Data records
──────

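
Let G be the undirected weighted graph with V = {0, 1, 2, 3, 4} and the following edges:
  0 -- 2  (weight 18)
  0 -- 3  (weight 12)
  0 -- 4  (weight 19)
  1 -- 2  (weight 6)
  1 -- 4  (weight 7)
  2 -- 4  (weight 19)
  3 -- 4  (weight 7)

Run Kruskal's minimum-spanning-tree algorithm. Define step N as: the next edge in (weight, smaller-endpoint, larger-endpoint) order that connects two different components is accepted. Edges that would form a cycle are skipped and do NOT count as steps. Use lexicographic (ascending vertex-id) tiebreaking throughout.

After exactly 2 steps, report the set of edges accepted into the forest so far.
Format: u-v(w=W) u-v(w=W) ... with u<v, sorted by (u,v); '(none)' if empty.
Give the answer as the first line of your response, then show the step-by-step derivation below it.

1-2(w=6) 1-4(w=7)

step 1: add edge 1-2 (w=6); MST = {1-2(w=6)}
step 2: add edge 1-4 (w=7); MST = {1-2(w=6) 1-4(w=7)}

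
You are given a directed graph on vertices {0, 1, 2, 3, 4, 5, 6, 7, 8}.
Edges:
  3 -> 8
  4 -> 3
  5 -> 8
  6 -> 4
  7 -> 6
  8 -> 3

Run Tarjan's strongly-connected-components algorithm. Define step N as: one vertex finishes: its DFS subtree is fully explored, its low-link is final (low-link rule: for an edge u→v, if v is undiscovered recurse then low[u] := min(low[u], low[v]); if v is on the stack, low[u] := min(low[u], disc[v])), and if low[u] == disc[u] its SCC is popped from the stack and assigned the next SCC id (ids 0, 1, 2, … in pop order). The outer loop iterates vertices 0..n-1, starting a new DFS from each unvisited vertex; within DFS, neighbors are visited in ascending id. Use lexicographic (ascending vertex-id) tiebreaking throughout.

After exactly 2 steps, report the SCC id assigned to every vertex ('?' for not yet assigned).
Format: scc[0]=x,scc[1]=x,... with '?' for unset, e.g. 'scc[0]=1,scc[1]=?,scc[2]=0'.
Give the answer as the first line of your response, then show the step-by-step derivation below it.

scc[0]=0,scc[1]=1,scc[2]=?,scc[3]=?,scc[4]=?,scc[5]=?,scc[6]=?,scc[7]=?,scc[8]=?

step 1: low=(low[0]=0,low[1]=?,low[2]=?,low[3]=?,low[4]=?,low[5]=?,low[6]=?,low[7]=?,low[8]=?); scc=(scc[0]=0,scc[1]=?,scc[2]=?,scc[3]=?,scc[4]=?,scc[5]=?,scc[6]=?,scc[7]=?,scc[8]=?)
step 2: low=(low[0]=0,low[1]=1,low[2]=?,low[3]=?,low[4]=?,low[5]=?,low[6]=?,low[7]=?,low[8]=?); scc=(scc[0]=0,scc[1]=1,scc[2]=?,scc[3]=?,scc[4]=?,scc[5]=?,scc[6]=?,scc[7]=?,scc[8]=?)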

──────

Write out each record again, keeping every word as it is.

*Task result*:
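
Let G be the undirected weighted graph with V = {0, 1, 2, 3, 4} and the following edges:
  0 -- 2  (weight 18)
  0 -- 3  (weight 12)
  0 -- 4  (weight 19)
  1 -- 2  (weight 6)
  1 -- 4  (weight 7)
  2 -- 4  (weight 19)
  3 -- 4  (weight 7)

Run Kruskal's minimum-spanning-tree algorithm. Define step N as: the next edge in (weight, smaller-endpoint, larger-endpoint) order that connects two different components is accepted. Edges that would form a cycle are skipped and do NOT count as steps. Use lexicographic (ascending vertex-id) tiebreaking throughout.

After exactly 2 steps, report the set of edges accepted into the forest so far.
Format: u-v(w=W) u-v(w=W) ... with u<v, sorted by (u,v); '(none)' if empty.
Give the answer as the first line of your response, then show the step-by-step derivation below it.

1-2(w=6) 1-4(w=7)

step 1: add edge 1-2 (w=6); MST = {1-2(w=6)}
step 2: add edge 1-4 (w=7); MST = {1-2(w=6) 1-4(w=7)}

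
You are given a directed graph on vertices {0, 1, 2, 3, 4, 5, 6, 7, 8}.
Edges:
  3 -> 8
  4 -> 3
  5 -> 8
  6 -> 4
  7 -> 6
  8 -> 3

Run Tarjan's strongly-connected-components algorithm. Define step N as: one vertex finishes: its DFS subtree is fully explored, its low-link is final (low-link rule: for an edge u→v, if v is undiscovered recurse then low[u] := min(low[u], low[v]); if v is on the stack, low[u] := min(low[u], disc[v])), and if low[u] == disc[u] its SCC is popped from the stack and assigned the next SCC id (ids 0, 1, 2, … in pop order). The outer loop iterates vertices 0..n-1, starting a new DFS from each unvisited vertex; within DFS, neighbors are visited in ascending id. Use lexicographic (ascending vertex-id) tiebreaking throughout.

After exactly 2 steps, report the SCC id assigned to every vertex ('?' for not yet assigned).
Format: scc[0]=x,scc[1]=x,... with '?' for unset, e.g. 'scc[0]=1,scc[1]=?,scc[2]=0'.
Give the answer as the first line of your response, then show the step-by-step derivation below it.

scc[0]=0,scc[1]=1,scc[2]=?,scc[3]=?,scc[4]=?,scc[5]=?,scc[6]=?,scc[7]=?,scc[8]=?

step 1: low=(low[0]=0,low[1]=?,low[2]=?,low[3]=?,low[4]=?,low[5]=?,low[6]=?,low[7]=?,low[8]=?); scc=(scc[0]=0,scc[1]=?,scc[2]=?,scc[3]=?,scc[4]=?,scc[5]=?,scc[6]=?,scc[7]=?,scc[8]=?)
step 2: low=(low[0]=0,low[1]=1,low[2]=?,low[3]=?,low[4]=?,low[5]=?,low[6]=?,low[7]=?,low[8]=?); scc=(scc[0]=0,scc[1]=1,scc[2]=?,scc[3]=?,scc[4]=?,scc[5]=?,scc[6]=?,scc[7]=?,scc[8]=?)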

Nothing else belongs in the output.